- RECORDS FOR THE EXERCISE -

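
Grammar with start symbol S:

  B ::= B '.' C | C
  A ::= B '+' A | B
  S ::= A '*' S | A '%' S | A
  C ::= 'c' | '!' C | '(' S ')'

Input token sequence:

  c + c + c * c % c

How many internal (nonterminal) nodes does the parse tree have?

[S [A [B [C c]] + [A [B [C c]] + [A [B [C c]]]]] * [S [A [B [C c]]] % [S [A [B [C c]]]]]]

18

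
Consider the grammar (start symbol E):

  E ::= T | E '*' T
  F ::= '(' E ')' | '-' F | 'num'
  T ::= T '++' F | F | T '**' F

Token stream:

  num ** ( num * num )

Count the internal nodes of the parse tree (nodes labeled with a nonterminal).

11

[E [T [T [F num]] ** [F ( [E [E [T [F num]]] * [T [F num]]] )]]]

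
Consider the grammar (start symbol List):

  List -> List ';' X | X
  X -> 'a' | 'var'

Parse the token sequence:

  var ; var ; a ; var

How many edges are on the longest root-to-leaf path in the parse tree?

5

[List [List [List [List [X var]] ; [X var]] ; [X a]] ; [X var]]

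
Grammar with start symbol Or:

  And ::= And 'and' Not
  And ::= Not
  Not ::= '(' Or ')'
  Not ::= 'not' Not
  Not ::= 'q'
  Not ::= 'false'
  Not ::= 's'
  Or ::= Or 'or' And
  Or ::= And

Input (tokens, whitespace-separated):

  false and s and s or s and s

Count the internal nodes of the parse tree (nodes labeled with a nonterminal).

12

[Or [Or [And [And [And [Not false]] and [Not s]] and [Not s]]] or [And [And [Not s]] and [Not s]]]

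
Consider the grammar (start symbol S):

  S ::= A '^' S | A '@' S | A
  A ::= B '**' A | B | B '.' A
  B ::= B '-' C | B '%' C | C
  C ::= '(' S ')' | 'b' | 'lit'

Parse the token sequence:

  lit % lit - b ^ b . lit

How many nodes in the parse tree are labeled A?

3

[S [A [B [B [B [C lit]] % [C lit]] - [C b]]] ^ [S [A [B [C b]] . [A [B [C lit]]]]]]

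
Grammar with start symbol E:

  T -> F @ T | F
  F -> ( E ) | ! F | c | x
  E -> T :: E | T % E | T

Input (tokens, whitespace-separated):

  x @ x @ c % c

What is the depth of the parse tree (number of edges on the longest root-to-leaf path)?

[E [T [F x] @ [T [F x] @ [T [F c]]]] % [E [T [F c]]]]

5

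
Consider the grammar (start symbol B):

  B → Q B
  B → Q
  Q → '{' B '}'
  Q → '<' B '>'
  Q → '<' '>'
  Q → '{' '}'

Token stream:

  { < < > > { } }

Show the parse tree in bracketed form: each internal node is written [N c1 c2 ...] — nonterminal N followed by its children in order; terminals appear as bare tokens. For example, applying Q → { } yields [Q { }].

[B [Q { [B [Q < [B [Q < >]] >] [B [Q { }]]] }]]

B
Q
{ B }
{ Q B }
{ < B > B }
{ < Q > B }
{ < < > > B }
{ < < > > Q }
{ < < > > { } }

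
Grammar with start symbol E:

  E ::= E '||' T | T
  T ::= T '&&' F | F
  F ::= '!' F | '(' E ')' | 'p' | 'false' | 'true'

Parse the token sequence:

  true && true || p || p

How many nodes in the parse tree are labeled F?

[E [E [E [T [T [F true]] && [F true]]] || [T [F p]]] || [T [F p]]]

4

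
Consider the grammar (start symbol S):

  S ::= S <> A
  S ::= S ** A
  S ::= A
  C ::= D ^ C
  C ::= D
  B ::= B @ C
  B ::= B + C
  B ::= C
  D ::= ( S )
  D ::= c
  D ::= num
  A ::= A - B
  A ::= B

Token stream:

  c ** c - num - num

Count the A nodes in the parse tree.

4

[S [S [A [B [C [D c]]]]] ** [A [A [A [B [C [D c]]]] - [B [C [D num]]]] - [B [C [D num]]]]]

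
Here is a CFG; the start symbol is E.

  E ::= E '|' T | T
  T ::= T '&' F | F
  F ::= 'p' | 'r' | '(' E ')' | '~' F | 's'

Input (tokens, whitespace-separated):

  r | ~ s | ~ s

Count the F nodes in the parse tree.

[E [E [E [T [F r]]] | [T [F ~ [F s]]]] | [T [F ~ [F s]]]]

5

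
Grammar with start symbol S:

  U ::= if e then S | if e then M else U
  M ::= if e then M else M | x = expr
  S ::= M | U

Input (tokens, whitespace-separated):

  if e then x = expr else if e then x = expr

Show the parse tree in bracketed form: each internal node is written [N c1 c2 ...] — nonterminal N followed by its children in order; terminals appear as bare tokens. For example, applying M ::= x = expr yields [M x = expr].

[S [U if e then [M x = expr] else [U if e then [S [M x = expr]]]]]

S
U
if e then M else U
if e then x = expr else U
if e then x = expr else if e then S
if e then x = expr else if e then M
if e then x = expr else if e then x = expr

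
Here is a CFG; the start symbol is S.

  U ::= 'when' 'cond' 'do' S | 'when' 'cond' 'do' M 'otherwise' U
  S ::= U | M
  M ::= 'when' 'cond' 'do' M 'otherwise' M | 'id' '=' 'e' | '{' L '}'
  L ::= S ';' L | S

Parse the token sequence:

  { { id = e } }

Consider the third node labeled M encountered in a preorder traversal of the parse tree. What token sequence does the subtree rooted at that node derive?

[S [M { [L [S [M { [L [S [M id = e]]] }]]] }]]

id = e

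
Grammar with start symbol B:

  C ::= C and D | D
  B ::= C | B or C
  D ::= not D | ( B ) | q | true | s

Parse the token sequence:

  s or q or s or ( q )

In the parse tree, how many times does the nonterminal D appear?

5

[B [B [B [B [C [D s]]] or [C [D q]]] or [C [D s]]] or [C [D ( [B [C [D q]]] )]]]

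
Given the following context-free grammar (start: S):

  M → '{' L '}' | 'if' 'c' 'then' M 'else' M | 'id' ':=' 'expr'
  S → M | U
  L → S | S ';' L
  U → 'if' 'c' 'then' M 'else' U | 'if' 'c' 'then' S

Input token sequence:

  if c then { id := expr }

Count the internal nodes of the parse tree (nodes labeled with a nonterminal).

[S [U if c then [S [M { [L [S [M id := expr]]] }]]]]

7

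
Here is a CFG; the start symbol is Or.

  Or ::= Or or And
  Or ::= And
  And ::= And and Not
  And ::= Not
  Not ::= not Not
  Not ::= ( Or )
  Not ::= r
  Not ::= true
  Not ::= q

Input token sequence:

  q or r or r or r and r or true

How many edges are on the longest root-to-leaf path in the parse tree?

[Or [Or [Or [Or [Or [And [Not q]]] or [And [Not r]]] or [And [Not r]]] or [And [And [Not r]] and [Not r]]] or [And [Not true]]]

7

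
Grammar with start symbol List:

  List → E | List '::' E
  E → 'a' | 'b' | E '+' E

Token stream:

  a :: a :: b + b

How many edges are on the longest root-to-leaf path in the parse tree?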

==

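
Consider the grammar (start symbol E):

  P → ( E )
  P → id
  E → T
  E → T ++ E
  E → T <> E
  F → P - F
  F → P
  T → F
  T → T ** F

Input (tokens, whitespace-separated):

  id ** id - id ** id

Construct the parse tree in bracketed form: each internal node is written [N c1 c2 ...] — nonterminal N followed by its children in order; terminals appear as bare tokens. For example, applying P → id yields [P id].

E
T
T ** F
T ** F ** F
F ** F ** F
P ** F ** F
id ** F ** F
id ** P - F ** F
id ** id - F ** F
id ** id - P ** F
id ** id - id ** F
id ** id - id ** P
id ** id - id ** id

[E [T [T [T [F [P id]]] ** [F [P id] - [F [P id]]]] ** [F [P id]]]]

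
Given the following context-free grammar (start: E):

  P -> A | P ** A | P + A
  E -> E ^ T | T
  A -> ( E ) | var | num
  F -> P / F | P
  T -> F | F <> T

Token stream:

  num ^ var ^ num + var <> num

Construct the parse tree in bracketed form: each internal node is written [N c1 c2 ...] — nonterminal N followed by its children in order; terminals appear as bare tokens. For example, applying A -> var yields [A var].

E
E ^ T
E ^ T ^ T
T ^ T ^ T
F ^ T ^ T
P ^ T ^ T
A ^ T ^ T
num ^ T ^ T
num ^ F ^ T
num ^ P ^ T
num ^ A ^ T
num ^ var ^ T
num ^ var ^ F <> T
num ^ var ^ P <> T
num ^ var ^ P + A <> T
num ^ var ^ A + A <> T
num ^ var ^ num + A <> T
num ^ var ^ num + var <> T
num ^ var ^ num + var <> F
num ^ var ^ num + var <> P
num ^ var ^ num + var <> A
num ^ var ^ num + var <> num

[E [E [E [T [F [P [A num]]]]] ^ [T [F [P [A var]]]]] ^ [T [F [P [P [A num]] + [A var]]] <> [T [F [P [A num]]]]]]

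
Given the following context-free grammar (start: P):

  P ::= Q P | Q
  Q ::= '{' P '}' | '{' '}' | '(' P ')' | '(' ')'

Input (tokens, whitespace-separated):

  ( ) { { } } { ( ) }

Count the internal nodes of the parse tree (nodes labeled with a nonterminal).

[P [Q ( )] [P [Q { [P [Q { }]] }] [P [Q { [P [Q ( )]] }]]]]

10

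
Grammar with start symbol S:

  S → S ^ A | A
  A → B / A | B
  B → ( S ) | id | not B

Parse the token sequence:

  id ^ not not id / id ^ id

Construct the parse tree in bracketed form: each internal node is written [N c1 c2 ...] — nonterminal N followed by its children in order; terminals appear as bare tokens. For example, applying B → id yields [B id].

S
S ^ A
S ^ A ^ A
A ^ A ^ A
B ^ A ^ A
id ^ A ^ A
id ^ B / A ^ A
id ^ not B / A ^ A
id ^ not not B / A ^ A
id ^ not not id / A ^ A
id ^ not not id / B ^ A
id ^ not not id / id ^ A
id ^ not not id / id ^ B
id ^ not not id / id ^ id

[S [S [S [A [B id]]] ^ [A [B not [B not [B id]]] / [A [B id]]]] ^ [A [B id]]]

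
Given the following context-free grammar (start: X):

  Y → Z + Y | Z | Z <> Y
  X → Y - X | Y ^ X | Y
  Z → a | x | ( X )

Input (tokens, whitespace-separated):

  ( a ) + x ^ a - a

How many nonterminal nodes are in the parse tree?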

- PROBLEM STATEMENT -
Matching lines for the string "Given": work out how many the records contain and write only the number.

- YOUR RESPONSE -
4